Input data:
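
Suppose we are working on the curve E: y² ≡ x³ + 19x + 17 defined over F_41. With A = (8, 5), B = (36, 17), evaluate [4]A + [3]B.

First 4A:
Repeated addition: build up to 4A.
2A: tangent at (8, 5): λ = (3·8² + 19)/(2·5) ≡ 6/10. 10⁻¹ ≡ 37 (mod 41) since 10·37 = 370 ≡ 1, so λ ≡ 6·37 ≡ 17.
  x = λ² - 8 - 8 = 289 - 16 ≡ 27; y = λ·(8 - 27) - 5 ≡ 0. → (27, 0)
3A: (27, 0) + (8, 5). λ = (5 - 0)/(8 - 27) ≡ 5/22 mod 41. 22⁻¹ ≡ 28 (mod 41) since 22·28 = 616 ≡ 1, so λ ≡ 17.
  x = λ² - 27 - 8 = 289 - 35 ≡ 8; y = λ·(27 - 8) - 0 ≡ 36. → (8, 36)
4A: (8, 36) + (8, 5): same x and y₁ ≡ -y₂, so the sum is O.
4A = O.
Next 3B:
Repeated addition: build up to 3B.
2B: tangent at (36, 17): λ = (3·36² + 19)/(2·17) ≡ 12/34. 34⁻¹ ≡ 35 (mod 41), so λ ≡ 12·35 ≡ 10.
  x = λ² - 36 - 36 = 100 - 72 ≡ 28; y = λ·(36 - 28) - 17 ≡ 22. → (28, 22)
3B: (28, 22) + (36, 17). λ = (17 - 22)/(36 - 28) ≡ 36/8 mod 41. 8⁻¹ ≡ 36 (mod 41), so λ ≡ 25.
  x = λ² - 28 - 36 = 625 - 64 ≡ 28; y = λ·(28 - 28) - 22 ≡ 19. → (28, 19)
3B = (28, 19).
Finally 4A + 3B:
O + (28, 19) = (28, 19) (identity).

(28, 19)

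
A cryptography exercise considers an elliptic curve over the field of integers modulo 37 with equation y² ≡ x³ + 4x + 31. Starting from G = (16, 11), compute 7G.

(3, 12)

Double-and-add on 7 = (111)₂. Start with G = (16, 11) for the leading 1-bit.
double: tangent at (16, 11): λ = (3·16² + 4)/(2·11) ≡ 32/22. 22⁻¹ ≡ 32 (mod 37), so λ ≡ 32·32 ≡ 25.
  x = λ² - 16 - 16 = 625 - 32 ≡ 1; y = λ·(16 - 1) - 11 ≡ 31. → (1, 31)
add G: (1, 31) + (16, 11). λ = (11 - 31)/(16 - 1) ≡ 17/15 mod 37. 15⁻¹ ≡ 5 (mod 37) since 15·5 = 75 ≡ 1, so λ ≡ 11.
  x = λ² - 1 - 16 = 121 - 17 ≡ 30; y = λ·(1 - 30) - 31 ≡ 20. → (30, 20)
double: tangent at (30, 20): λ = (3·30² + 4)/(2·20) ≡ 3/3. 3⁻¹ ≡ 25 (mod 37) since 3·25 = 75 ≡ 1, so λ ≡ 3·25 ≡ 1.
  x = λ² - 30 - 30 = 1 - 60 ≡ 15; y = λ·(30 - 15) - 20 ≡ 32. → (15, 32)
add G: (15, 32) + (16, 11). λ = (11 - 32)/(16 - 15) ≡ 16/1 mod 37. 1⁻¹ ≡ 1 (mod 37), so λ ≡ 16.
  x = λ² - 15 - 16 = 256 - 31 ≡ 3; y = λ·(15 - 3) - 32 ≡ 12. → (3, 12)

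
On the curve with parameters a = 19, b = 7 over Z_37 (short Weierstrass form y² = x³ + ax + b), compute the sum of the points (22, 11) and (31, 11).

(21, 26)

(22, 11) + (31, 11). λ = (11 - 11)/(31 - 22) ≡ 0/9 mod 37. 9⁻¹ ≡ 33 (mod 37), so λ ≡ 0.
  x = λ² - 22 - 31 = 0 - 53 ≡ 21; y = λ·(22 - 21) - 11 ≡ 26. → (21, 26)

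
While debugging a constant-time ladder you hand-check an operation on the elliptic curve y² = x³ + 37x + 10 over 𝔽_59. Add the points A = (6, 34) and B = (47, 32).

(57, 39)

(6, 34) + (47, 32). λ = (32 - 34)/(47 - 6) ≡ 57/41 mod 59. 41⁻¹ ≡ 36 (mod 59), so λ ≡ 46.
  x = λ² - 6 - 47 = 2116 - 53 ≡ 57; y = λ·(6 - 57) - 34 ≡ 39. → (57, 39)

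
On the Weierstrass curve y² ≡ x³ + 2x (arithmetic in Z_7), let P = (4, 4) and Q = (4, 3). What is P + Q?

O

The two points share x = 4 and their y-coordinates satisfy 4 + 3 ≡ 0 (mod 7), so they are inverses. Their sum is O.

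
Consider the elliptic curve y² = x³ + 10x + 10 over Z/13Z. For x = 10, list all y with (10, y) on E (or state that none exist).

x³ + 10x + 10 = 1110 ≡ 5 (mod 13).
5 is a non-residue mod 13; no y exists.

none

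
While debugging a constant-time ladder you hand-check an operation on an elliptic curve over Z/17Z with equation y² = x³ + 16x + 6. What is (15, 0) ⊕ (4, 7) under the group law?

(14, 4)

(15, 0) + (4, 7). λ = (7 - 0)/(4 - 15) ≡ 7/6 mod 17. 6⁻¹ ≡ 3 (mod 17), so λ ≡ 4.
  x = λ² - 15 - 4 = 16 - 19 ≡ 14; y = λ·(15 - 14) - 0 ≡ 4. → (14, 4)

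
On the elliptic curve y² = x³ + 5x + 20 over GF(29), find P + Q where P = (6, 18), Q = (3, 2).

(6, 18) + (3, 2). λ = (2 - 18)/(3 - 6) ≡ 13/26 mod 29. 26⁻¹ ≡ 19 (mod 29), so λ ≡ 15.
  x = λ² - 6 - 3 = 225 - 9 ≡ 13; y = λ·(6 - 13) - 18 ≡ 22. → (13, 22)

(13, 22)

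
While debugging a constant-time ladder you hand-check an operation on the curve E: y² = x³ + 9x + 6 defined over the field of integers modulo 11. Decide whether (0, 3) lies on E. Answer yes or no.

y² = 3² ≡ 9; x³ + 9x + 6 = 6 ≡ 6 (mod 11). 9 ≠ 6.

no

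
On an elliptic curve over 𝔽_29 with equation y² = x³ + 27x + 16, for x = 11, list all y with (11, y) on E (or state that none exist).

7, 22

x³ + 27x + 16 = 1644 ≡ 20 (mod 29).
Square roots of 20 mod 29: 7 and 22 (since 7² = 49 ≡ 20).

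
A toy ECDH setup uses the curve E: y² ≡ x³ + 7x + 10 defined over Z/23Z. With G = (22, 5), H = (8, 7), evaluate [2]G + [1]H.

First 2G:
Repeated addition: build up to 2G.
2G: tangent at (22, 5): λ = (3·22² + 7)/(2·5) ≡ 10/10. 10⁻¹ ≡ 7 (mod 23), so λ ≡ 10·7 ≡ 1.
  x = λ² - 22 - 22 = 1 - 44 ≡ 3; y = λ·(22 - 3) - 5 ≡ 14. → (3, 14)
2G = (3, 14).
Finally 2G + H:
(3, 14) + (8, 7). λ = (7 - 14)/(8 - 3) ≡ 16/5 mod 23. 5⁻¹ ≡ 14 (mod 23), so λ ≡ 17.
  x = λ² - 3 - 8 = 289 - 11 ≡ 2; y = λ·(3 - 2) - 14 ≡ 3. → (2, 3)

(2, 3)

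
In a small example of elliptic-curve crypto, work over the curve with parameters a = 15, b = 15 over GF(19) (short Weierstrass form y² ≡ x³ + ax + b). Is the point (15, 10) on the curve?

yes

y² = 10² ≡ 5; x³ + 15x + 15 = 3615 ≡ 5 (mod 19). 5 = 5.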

Problem to work on: Transcribe the lines above precisely, keeping each one unchanged.

Task solution:
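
Suppose we are working on the curve E: y² ≡ x³ + 19x + 17 defined over F_41. With A = (8, 5), B = (36, 17), evaluate [4]A + [3]B.

First 4A:
Repeated addition: build up to 4A.
2A: tangent at (8, 5): λ = (3·8² + 19)/(2·5) ≡ 6/10. 10⁻¹ ≡ 37 (mod 41) since 10·37 = 370 ≡ 1, so λ ≡ 6·37 ≡ 17.
  x = λ² - 8 - 8 = 289 - 16 ≡ 27; y = λ·(8 - 27) - 5 ≡ 0. → (27, 0)
3A: (27, 0) + (8, 5). λ = (5 - 0)/(8 - 27) ≡ 5/22 mod 41. 22⁻¹ ≡ 28 (mod 41) since 22·28 = 616 ≡ 1, so λ ≡ 17.
  x = λ² - 27 - 8 = 289 - 35 ≡ 8; y = λ·(27 - 8) - 0 ≡ 36. → (8, 36)
4A: (8, 36) + (8, 5): same x and y₁ ≡ -y₂, so the sum is O.
4A = O.
Next 3B:
Repeated addition: build up to 3B.
2B: tangent at (36, 17): λ = (3·36² + 19)/(2·17) ≡ 12/34. 34⁻¹ ≡ 35 (mod 41), so λ ≡ 12·35 ≡ 10.
  x = λ² - 36 - 36 = 100 - 72 ≡ 28; y = λ·(36 - 28) - 17 ≡ 22. → (28, 22)
3B: (28, 22) + (36, 17). λ = (17 - 22)/(36 - 28) ≡ 36/8 mod 41. 8⁻¹ ≡ 36 (mod 41), so λ ≡ 25.
  x = λ² - 28 - 36 = 625 - 64 ≡ 28; y = λ·(28 - 28) - 22 ≡ 19. → (28, 19)
3B = (28, 19).
Finally 4A + 3B:
O + (28, 19) = (28, 19) (identity).

(28, 19)

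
A cryptography exercise considers an elliptic curve over the field of integers modulo 37 with equation y² ≡ x³ + 4x + 31. Starting from G = (16, 11), compute 7G.

(3, 12)

Double-and-add on 7 = (111)₂. Start with G = (16, 11) for the leading 1-bit.
double: tangent at (16, 11): λ = (3·16² + 4)/(2·11) ≡ 32/22. 22⁻¹ ≡ 32 (mod 37), so λ ≡ 32·32 ≡ 25.
  x = λ² - 16 - 16 = 625 - 32 ≡ 1; y = λ·(16 - 1) - 11 ≡ 31. → (1, 31)
add G: (1, 31) + (16, 11). λ = (11 - 31)/(16 - 1) ≡ 17/15 mod 37. 15⁻¹ ≡ 5 (mod 37) since 15·5 = 75 ≡ 1, so λ ≡ 11.
  x = λ² - 1 - 16 = 121 - 17 ≡ 30; y = λ·(1 - 30) - 31 ≡ 20. → (30, 20)
double: tangent at (30, 20): λ = (3·30² + 4)/(2·20) ≡ 3/3. 3⁻¹ ≡ 25 (mod 37) since 3·25 = 75 ≡ 1, so λ ≡ 3·25 ≡ 1.
  x = λ² - 30 - 30 = 1 - 60 ≡ 15; y = λ·(30 - 15) - 20 ≡ 32. → (15, 32)
add G: (15, 32) + (16, 11). λ = (11 - 32)/(16 - 15) ≡ 16/1 mod 37. 1⁻¹ ≡ 1 (mod 37), so λ ≡ 16.
  x = λ² - 15 - 16 = 256 - 31 ≡ 3; y = λ·(15 - 3) - 32 ≡ 12. → (3, 12)

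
On the curve with parameters a = 19, b = 7 over Z_37 (short Weierstrass form y² = x³ + ax + b), compute the sum of the points (22, 11) and (31, 11).

(21, 26)

(22, 11) + (31, 11). λ = (11 - 11)/(31 - 22) ≡ 0/9 mod 37. 9⁻¹ ≡ 33 (mod 37), so λ ≡ 0.
  x = λ² - 22 - 31 = 0 - 53 ≡ 21; y = λ·(22 - 21) - 11 ≡ 26. → (21, 26)

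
While debugging a constant-time ladder you hand-check an operation on the elliptic curve y² = x³ + 37x + 10 over 𝔽_59. Add the points A = (6, 34) and B = (47, 32).

(57, 39)

(6, 34) + (47, 32). λ = (32 - 34)/(47 - 6) ≡ 57/41 mod 59. 41⁻¹ ≡ 36 (mod 59), so λ ≡ 46.
  x = λ² - 6 - 47 = 2116 - 53 ≡ 57; y = λ·(6 - 57) - 34 ≡ 39. → (57, 39)

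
On the Weierstrass curve y² ≡ x³ + 2x (arithmetic in Z_7), let P = (4, 4) and Q = (4, 3). What is P + Q?

O

The two points share x = 4 and their y-coordinates satisfy 4 + 3 ≡ 0 (mod 7), so they are inverses. Their sum is O.

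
Consider the elliptic curve y² = x³ + 10x + 10 over Z/13Z. For x = 10, list all y with (10, y) on E (or state that none exist).

x³ + 10x + 10 = 1110 ≡ 5 (mod 13).
5 is a non-residue mod 13; no y exists.

none

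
While debugging a constant-time ladder you hand-check an operation on an elliptic curve over Z/17Z with equation y² = x³ + 16x + 6. What is (15, 0) ⊕ (4, 7) under the group law?

(14, 4)

(15, 0) + (4, 7). λ = (7 - 0)/(4 - 15) ≡ 7/6 mod 17. 6⁻¹ ≡ 3 (mod 17), so λ ≡ 4.
  x = λ² - 15 - 4 = 16 - 19 ≡ 14; y = λ·(15 - 14) - 0 ≡ 4. → (14, 4)

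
On the elliptic curve y² = x³ + 5x + 20 over GF(29), find P + Q where P = (6, 18), Q = (3, 2).

(6, 18) + (3, 2). λ = (2 - 18)/(3 - 6) ≡ 13/26 mod 29. 26⁻¹ ≡ 19 (mod 29), so λ ≡ 15.
  x = λ² - 6 - 3 = 225 - 9 ≡ 13; y = λ·(6 - 13) - 18 ≡ 22. → (13, 22)

(13, 22)

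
While debugging a constant-time ladder you hand-check an operation on the curve E: y² = x³ + 9x + 6 defined over the field of integers modulo 11. Decide whether (0, 3) lies on E. Answer yes or no.

y² = 3² ≡ 9; x³ + 9x + 6 = 6 ≡ 6 (mod 11). 9 ≠ 6.

no

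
On an elliptic curve over 𝔽_29 with equation y² = x³ + 27x + 16, for x = 11, list all y with (11, y) on E (or state that none exist).

7, 22

x³ + 27x + 16 = 1644 ≡ 20 (mod 29).
Square roots of 20 mod 29: 7 and 22 (since 7² = 49 ≡ 20).

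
A toy ECDH setup uses the curve E: y² ≡ x³ + 7x + 10 defined over Z/23Z. With G = (22, 5), H = (8, 7), evaluate [2]G + [1]H.

First 2G:
Repeated addition: build up to 2G.
2G: tangent at (22, 5): λ = (3·22² + 7)/(2·5) ≡ 10/10. 10⁻¹ ≡ 7 (mod 23), so λ ≡ 10·7 ≡ 1.
  x = λ² - 22 - 22 = 1 - 44 ≡ 3; y = λ·(22 - 3) - 5 ≡ 14. → (3, 14)
2G = (3, 14).
Finally 2G + H:
(3, 14) + (8, 7). λ = (7 - 14)/(8 - 3) ≡ 16/5 mod 23. 5⁻¹ ≡ 14 (mod 23), so λ ≡ 17.
  x = λ² - 3 - 8 = 289 - 11 ≡ 2; y = λ·(3 - 2) - 14 ≡ 3. → (2, 3)

(2, 3)

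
In a small example of elliptic-curve crypto, work over the curve with parameters a = 15, b = 15 over GF(19) (short Weierstrass form y² ≡ x³ + ax + b). Is the point (15, 10) on the curve?

yes

y² = 10² ≡ 5; x³ + 15x + 15 = 3615 ≡ 5 (mod 19). 5 = 5.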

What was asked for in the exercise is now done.